### Provided material
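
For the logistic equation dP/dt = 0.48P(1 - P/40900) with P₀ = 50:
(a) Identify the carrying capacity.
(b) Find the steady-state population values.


Logistic ODE dP/dt = 0.48P(1 - P/40900) has equilibria where dP/dt = 0, i.e. P = 0 or P = 40900.
The coefficient (1 - P/K) = 0 when P = K, identifying K = 40900 as the carrying capacity.
(a) K = 40900; (b) equilibria P = 0 and P = 40900.


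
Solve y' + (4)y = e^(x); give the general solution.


P(x) = 4 ⇒ μ = e^(4x).
(μ y)' = e^(5x) ⇒ μ y = e^(5x)/5 + C.
Divide by μ: y = (1/5)e^(x) + Ce^(-4x).


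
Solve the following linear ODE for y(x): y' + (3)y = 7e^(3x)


P(x) = 3 ⇒ μ = e^(3x).
(μ y)' = 7e^(6x) ⇒ μ y = (7/6)e^(6x) + C.
Divide by μ: y = (7/6)e^(3x) + Ce^(-3x).


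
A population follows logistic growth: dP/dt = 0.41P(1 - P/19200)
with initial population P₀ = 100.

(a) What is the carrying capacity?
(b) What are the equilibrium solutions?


Logistic ODE dP/dt = 0.41P(1 - P/19200) has equilibria where dP/dt = 0, i.e. P = 0 or P = 19200.
The coefficient (1 - P/K) = 0 when P = K, identifying K = 19200 as the carrying capacity.
(a) K = 19200; (b) equilibria P = 0 and P = 19200.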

### Task directions
Bring together all lines from the listing that contain the word "with".

### Answer to the problem
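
For the logistic equation dP/dt = 0.48P(1 - P/40900) with P₀ = 50:
with initial population P₀ = 100.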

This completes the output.